Exercise: Your job is to copy every record exactly.

----------

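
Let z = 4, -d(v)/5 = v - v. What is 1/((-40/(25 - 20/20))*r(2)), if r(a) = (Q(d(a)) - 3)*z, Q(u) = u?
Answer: 1/20 ≈ 0.050000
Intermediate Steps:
d(v) = 0 (d(v) = -5*(v - v) = -5*0 = 0)
r(a) = -12 (r(a) = (0 - 3)*4 = -3*4 = -12)
1/((-40/(25 - 20/20))*r(2)) = 1/((-40/(25 - 20/20))*(-12)) = 1/((-40/(25 - 20*1/20))*(-12)) = 1/((-40/(25 - 1))*(-12)) = 1/((-40/24)*(-12)) = 1/(((1/24)*(-40))*(-12)) = 1/(-5/3*(-12)) = 1/20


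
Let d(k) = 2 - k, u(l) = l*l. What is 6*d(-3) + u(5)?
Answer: 55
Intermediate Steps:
u(l) = l²
6*d(-3) + u(5) = 6*(2 - 1*(-3)) + 5² = 6*(2 + 3) + 25 = 6*5 + 25 = 30 + 25 = 55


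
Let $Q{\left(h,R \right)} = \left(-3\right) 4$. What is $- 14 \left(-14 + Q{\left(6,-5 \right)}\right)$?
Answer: $364$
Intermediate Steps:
$Q{\left(h,R \right)} = -12$
$- 14 \left(-14 + Q{\left(6,-5 \right)}\right) = - 14 \left(-14 - 12\right) = \left(-14\right) \left(-26\right) = 364$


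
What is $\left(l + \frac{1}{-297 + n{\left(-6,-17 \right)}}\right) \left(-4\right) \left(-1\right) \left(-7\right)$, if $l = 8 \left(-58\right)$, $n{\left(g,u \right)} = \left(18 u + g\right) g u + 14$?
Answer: $\frac{417134172}{32107} \approx 12992.0$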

----------

Task output:
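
Let z = 4, -d(v)/5 = v - v. What is 1/((-40/(25 - 20/20))*r(2)), if r(a) = (Q(d(a)) - 3)*z, Q(u) = u?
Answer: 1/20 ≈ 0.050000
Intermediate Steps:
d(v) = 0 (d(v) = -5*(v - v) = -5*0 = 0)
r(a) = -12 (r(a) = (0 - 3)*4 = -3*4 = -12)
1/((-40/(25 - 20/20))*r(2)) = 1/((-40/(25 - 20/20))*(-12)) = 1/((-40/(25 - 20*1/20))*(-12)) = 1/((-40/(25 - 1))*(-12)) = 1/((-40/24)*(-12)) = 1/(((1/24)*(-40))*(-12)) = 1/(-5/3*(-12)) = 1/20


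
Let d(k) = 2 - k, u(l) = l*l. What is 6*d(-3) + u(5)?
Answer: 55
Intermediate Steps:
u(l) = l²
6*d(-3) + u(5) = 6*(2 - 1*(-3)) + 5² = 6*(2 + 3) + 25 = 6*5 + 25 = 30 + 25 = 55


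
Let $Q{\left(h,R \right)} = \left(-3\right) 4$. What is $- 14 \left(-14 + Q{\left(6,-5 \right)}\right)$?
Answer: $364$
Intermediate Steps:
$Q{\left(h,R \right)} = -12$
$- 14 \left(-14 + Q{\left(6,-5 \right)}\right) = - 14 \left(-14 - 12\right) = \left(-14\right) \left(-26\right) = 364$


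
What is $\left(l + \frac{1}{-297 + n{\left(-6,-17 \right)}}\right) \left(-4\right) \left(-1\right) \left(-7\right)$, if $l = 8 \left(-58\right)$, $n{\left(g,u \right)} = \left(18 u + g\right) g u + 14$?
Answer: $\frac{417134172}{32107} \approx 12992.0$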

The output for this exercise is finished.